» Instructions to follow
Return each line of the data below unchanged, please.

» Data records
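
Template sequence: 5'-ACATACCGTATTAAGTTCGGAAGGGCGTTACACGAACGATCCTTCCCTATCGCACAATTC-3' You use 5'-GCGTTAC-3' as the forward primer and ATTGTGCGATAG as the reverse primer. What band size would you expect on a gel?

34 bp

Scanning the template, GCGTTAC occurs at positions 25–31; this primer anneals to the bottom strand there with its 3' end pointing downstream.
Reverse complement of the reverse primer: CTATCGCACAAT. This occurs on the top strand at positions 47–58.
The product runs from position 25 to position 58, so its length is 58 − 25 + 1 = 34 bp.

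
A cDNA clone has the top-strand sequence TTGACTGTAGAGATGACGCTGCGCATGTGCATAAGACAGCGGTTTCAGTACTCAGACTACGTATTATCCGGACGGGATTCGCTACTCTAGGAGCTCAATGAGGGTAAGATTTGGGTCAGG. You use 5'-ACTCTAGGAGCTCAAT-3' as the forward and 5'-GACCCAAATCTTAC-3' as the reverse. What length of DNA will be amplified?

34 bp

Forward primer ACTCTAGGAGCTCAAT is found on the top strand at positions 84–99.
Taking the reverse complement of GACCCAAATCTTAC gives GTAAGATTTGGGTC, found at positions 104–117 on the template; the primer anneals here to the top strand with its 3' end pointing upstream.
Product length = (reverse-primer end) − (forward-primer start) + 1 = 117 − 84 + 1 = 34 bp.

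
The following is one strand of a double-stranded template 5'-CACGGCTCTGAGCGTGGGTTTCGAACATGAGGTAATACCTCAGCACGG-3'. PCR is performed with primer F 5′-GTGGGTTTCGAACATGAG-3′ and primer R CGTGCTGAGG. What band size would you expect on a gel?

34 bp

Scanning the template, GTGGGTTTCGAACATGAG occurs at positions 14–31; this primer anneals to the bottom strand there with its 3' end pointing downstream.
The reverse primer's reverse complement is CCTCAGCACG, which matches the template at positions 38–47.
Product length = (reverse-primer end) − (forward-primer start) + 1 = 47 − 14 + 1 = 34 bp.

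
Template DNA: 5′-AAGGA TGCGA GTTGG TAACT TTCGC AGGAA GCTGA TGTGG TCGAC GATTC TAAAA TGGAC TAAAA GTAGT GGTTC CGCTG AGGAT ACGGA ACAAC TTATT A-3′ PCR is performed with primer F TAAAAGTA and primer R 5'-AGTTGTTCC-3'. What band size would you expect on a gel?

36 bp

Forward primer TAAAAGTA is found on the top strand at positions 61–68.
The reverse primer's reverse complement is GGAACAACT, which matches the template at positions 88–96.
The product runs from position 61 to position 96, so its length is 96 − 61 + 1 = 36 bp.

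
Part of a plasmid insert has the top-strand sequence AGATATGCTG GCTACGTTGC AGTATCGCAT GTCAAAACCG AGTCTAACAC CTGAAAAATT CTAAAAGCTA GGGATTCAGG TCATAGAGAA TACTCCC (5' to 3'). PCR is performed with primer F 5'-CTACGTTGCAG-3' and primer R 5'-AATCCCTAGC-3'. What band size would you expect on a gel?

The forward primer matches the template at positions 12–22.
The reverse primer's reverse complement is GCTAGGGATT, which matches the template at positions 67–76.
Amplicon spans positions 12–76: 65 bp.

65 bp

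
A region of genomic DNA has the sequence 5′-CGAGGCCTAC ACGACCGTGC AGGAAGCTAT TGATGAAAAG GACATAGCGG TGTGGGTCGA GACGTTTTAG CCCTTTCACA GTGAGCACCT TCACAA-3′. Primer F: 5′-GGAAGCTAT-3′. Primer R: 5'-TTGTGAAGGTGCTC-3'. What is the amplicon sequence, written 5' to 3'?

5'-GGAAGCTATTGATGAAAAGGACATAGCGGTGTGGGTCGAGACGTTTTAGCCCTTTCACAGTGAGCACCTTCACAA-3'

The forward primer matches the template at positions 22–30.
The reverse primer's reverse complement is GAGCACCTTCACAA, which matches the template at positions 83–96.
The product is the template from position 22 through 96 (75 bp).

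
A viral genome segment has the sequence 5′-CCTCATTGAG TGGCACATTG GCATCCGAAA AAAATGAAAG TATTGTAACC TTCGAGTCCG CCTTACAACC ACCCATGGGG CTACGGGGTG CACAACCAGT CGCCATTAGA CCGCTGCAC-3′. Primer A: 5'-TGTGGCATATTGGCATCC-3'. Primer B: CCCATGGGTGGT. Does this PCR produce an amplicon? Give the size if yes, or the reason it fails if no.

Primer A (TGTGGCATATTGGCATCC) does not match the top strand, and its reverse complement GGATGCCAATATGCCACA does not match either.
With no annealing site for primer A, no amplification occurs.

No product — primer A has no binding site in the template.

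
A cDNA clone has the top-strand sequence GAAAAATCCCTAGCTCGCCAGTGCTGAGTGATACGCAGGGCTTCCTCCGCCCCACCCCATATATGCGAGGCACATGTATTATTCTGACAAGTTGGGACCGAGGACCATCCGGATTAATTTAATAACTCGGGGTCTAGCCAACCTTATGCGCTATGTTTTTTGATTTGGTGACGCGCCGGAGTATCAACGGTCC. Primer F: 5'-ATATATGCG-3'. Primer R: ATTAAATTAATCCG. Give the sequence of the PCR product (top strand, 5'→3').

5'-ATATATGCGAGGCACATGTATTATTCTGACAAGTTGGGACCGAGGACCATCCGGATTAATTTAAT-3'

The forward primer matches the template at positions 59–67.
Taking the reverse complement of ATTAAATTAATCCG gives CGGATTAATTTAAT, found at positions 110–123 on the template; the primer anneals here to the top strand with its 3' end pointing upstream.
The product is the template from position 59 through 123 (65 bp).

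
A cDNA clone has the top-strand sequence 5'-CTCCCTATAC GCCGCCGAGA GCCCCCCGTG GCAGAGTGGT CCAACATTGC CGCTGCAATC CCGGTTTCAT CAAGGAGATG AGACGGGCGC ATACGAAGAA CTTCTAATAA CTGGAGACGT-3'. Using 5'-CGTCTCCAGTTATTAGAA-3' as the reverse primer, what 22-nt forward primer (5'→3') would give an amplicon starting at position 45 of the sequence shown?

5'-CATTGCCGCTGCAATCCCGGTT-3'

The reverse primer's reverse complement TTCTAATAACTGGAGACG matches the template at positions 102–119; the product starts at position 45.
The forward primer is identical to the top strand over positions 45–66: CATTGCCGCTGCAATCCCGGTT.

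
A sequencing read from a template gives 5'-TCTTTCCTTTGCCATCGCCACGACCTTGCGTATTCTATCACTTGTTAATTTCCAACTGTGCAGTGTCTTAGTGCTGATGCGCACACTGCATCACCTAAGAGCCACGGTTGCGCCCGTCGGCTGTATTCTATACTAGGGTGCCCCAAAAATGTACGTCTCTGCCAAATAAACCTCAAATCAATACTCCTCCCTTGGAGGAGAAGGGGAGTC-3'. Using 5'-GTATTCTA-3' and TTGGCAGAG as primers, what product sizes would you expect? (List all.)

The forward primer GTATTCTA matches the top strand at positions 30–37, 123–130.
The reverse primer's reverse complement is CTCTGCCAA, matching at positions 157–165.
Each forward site pairs with the reverse site to give a product ending at position 165: sizes 136, 43 bp.

136 bp, 43 bp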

» Your solution
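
Template sequence: 5'-ACATACCGTATTAAGTTCGGAAGGGCGTTACACGAACGATCCTTCCCTATCGCACAATTC-3' You use 5'-GCGTTAC-3' as the forward primer and ATTGTGCGATAG as the reverse primer. What band size would you expect on a gel?

34 bp

Scanning the template, GCGTTAC occurs at positions 25–31; this primer anneals to the bottom strand there with its 3' end pointing downstream.
Reverse complement of the reverse primer: CTATCGCACAAT. This occurs on the top strand at positions 47–58.
The product runs from position 25 to position 58, so its length is 58 − 25 + 1 = 34 bp.

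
A cDNA clone has the top-strand sequence TTGACTGTAGAGATGACGCTGCGCATGTGCATAAGACAGCGGTTTCAGTACTCAGACTACGTATTATCCGGACGGGATTCGCTACTCTAGGAGCTCAATGAGGGTAAGATTTGGGTCAGG. You use 5'-ACTCTAGGAGCTCAAT-3' as the forward and 5'-GACCCAAATCTTAC-3' as the reverse. What length of DNA will be amplified?

34 bp

Forward primer ACTCTAGGAGCTCAAT is found on the top strand at positions 84–99.
Taking the reverse complement of GACCCAAATCTTAC gives GTAAGATTTGGGTC, found at positions 104–117 on the template; the primer anneals here to the top strand with its 3' end pointing upstream.
Product length = (reverse-primer end) − (forward-primer start) + 1 = 117 − 84 + 1 = 34 bp.

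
The following is one strand of a double-stranded template 5'-CACGGCTCTGAGCGTGGGTTTCGAACATGAGGTAATACCTCAGCACGG-3'. PCR is performed with primer F 5′-GTGGGTTTCGAACATGAG-3′ and primer R CGTGCTGAGG. What band size would you expect on a gel?

34 bp

Scanning the template, GTGGGTTTCGAACATGAG occurs at positions 14–31; this primer anneals to the bottom strand there with its 3' end pointing downstream.
The reverse primer's reverse complement is CCTCAGCACG, which matches the template at positions 38–47.
Product length = (reverse-primer end) − (forward-primer start) + 1 = 47 − 14 + 1 = 34 bp.

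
Template DNA: 5′-AAGGA TGCGA GTTGG TAACT TTCGC AGGAA GCTGA TGTGG TCGAC GATTC TAAAA TGGAC TAAAA GTAGT GGTTC CGCTG AGGAT ACGGA ACAAC TTATT A-3′ PCR is performed with primer F TAAAAGTA and primer R 5'-AGTTGTTCC-3'. What band size would you expect on a gel?

36 bp

Forward primer TAAAAGTA is found on the top strand at positions 61–68.
The reverse primer's reverse complement is GGAACAACT, which matches the template at positions 88–96.
The product runs from position 61 to position 96, so its length is 96 − 61 + 1 = 36 bp.

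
Part of a plasmid insert has the top-strand sequence AGATATGCTG GCTACGTTGC AGTATCGCAT GTCAAAACCG AGTCTAACAC CTGAAAAATT CTAAAAGCTA GGGATTCAGG TCATAGAGAA TACTCCC (5' to 3'). PCR is performed with primer F 5'-CTACGTTGCAG-3' and primer R 5'-AATCCCTAGC-3'. What band size would you expect on a gel?

The forward primer matches the template at positions 12–22.
The reverse primer's reverse complement is GCTAGGGATT, which matches the template at positions 67–76.
Amplicon spans positions 12–76: 65 bp.

65 bp

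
A region of genomic DNA has the sequence 5′-CGAGGCCTAC ACGACCGTGC AGGAAGCTAT TGATGAAAAG GACATAGCGG TGTGGGTCGA GACGTTTTAG CCCTTTCACA GTGAGCACCT TCACAA-3′. Primer F: 5′-GGAAGCTAT-3′. Primer R: 5'-TTGTGAAGGTGCTC-3'. What is the amplicon sequence, written 5' to 3'?

5'-GGAAGCTATTGATGAAAAGGACATAGCGGTGTGGGTCGAGACGTTTTAGCCCTTTCACAGTGAGCACCTTCACAA-3'

The forward primer matches the template at positions 22–30.
The reverse primer's reverse complement is GAGCACCTTCACAA, which matches the template at positions 83–96.
The product is the template from position 22 through 96 (75 bp).

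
A viral genome segment has the sequence 5′-CCTCATTGAG TGGCACATTG GCATCCGAAA AAAATGAAAG TATTGTAACC TTCGAGTCCG CCTTACAACC ACCCATGGGG CTACGGGGTG CACAACCAGT CGCCATTAGA CCGCTGCAC-3′. Primer A: 5'-TGTGGCATATTGGCATCC-3'. Primer B: CCCATGGGTGGT. Does this PCR produce an amplicon? Give the size if yes, or the reason it fails if no.

Primer A (TGTGGCATATTGGCATCC) does not match the top strand, and its reverse complement GGATGCCAATATGCCACA does not match either.
With no annealing site for primer A, no amplification occurs.

No product — primer A has no binding site in the template.

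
A cDNA clone has the top-strand sequence GAAAAATCCCTAGCTCGCCAGTGCTGAGTGATACGCAGGGCTTCCTCCGCCCCACCCCATATATGCGAGGCACATGTATTATTCTGACAAGTTGGGACCGAGGACCATCCGGATTAATTTAATAACTCGGGGTCTAGCCAACCTTATGCGCTATGTTTTTTGATTTGGTGACGCGCCGGAGTATCAACGGTCC. Primer F: 5'-ATATATGCG-3'. Primer R: ATTAAATTAATCCG. Give the sequence of the PCR product (top strand, 5'→3').

5'-ATATATGCGAGGCACATGTATTATTCTGACAAGTTGGGACCGAGGACCATCCGGATTAATTTAAT-3'

The forward primer matches the template at positions 59–67.
Taking the reverse complement of ATTAAATTAATCCG gives CGGATTAATTTAAT, found at positions 110–123 on the template; the primer anneals here to the top strand with its 3' end pointing upstream.
The product is the template from position 59 through 123 (65 bp).

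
A cDNA clone has the top-strand sequence 5'-CTCCCTATAC GCCGCCGAGA GCCCCCCGTG GCAGAGTGGT CCAACATTGC CGCTGCAATC CCGGTTTCAT CAAGGAGATG AGACGGGCGC ATACGAAGAA CTTCTAATAA CTGGAGACGT-3'. Using 5'-CGTCTCCAGTTATTAGAA-3' as the reverse primer, what 22-nt forward primer (5'→3') would give an amplicon starting at position 45 of the sequence shown?

5'-CATTGCCGCTGCAATCCCGGTT-3'

The reverse primer's reverse complement TTCTAATAACTGGAGACG matches the template at positions 102–119; the product starts at position 45.
The forward primer is identical to the top strand over positions 45–66: CATTGCCGCTGCAATCCCGGTT.

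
A sequencing read from a template gives 5'-TCTTTCCTTTGCCATCGCCACGACCTTGCGTATTCTATCACTTGTTAATTTCCAACTGTGCAGTGTCTTAGTGCTGATGCGCACACTGCATCACCTAAGAGCCACGGTTGCGCCCGTCGGCTGTATTCTATACTAGGGTGCCCCAAAAATGTACGTCTCTGCCAAATAAACCTCAAATCAATACTCCTCCCTTGGAGGAGAAGGGGAGTC-3'. Using 5'-GTATTCTA-3' and TTGGCAGAG as primers, what product sizes would you expect? (List all.)

The forward primer GTATTCTA matches the top strand at positions 30–37, 123–130.
The reverse primer's reverse complement is CTCTGCCAA, matching at positions 157–165.
Each forward site pairs with the reverse site to give a product ending at position 165: sizes 136, 43 bp.

136 bp, 43 bp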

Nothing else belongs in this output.